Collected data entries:
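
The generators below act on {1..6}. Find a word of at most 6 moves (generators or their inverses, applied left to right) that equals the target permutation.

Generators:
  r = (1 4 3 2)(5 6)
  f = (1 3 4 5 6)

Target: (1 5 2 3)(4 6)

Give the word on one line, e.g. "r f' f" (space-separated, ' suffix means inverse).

f' r' r' f'

  after f': (1 6 5 4 3)
  after r': (1 5)(2 3)
  after r': (1 6 5 2 4)
  after f': (1 5 2 3)(4 6)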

Assignment:
The response should be the lines from the one containing "f = (1 3 4 5 6)" through the last line of the data, set down exactly and with no other line.

Reply:
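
  f = (1 3 4 5 6)

Target: (1 5 2 3)(4 6)

Give the word on one line, e.g. "r f' f" (space-separated, ' suffix means inverse).

f' r' r' f'

  after f': (1 6 5 4 3)
  after r': (1 5)(2 3)
  after r': (1 6 5 2 4)
  after f': (1 5 2 3)(4 6)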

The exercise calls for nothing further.